---------- Given data

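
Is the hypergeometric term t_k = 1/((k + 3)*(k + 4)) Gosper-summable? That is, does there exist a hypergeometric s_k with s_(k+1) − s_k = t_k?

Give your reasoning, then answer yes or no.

Yes. s_k = k/(3*(k + 3)).

The ratio is (k + 3)/(k + 5).
Gosper form: A/B · C(k+1)/C(k) with A=k + 3, B=k + 5, C=1.
f must satisfy (k + 3)·f(k+1) − (k + 4)·f(k) = 1.
Degrees (1,1,0) ⇒ d ≤ 1.
A polynomial solution: f(k) = k/3.
Certificate R = B(k−1)f/C = k*(k + 4)/3 gives s_k = k/(3*(k + 3)).
Verify: 1/(k**2 + 7*k + 12) matches t_k.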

--------------------

▶ _Task goal_
Reproduce the data exactly, character for character.

▶ _Solution to this problem_
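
Is the hypergeometric term t_k = 1/((k + 3)*(k + 4)) Gosper-summable? That is, does there exist a hypergeometric s_k with s_(k+1) − s_k = t_k?

Give your reasoning, then answer yes or no.

Yes. s_k = k/(3*(k + 3)).

The ratio is (k + 3)/(k + 5).
Gosper form: A/B · C(k+1)/C(k) with A=k + 3, B=k + 5, C=1.
f must satisfy (k + 3)·f(k+1) − (k + 4)·f(k) = 1.
Degrees (1,1,0) ⇒ d ≤ 1.
A polynomial solution: f(k) = k/3.
Certificate R = B(k−1)f/C = k*(k + 4)/3 gives s_k = k/(3*(k + 3)).
Verify: 1/(k**2 + 7*k + 12) matches t_k.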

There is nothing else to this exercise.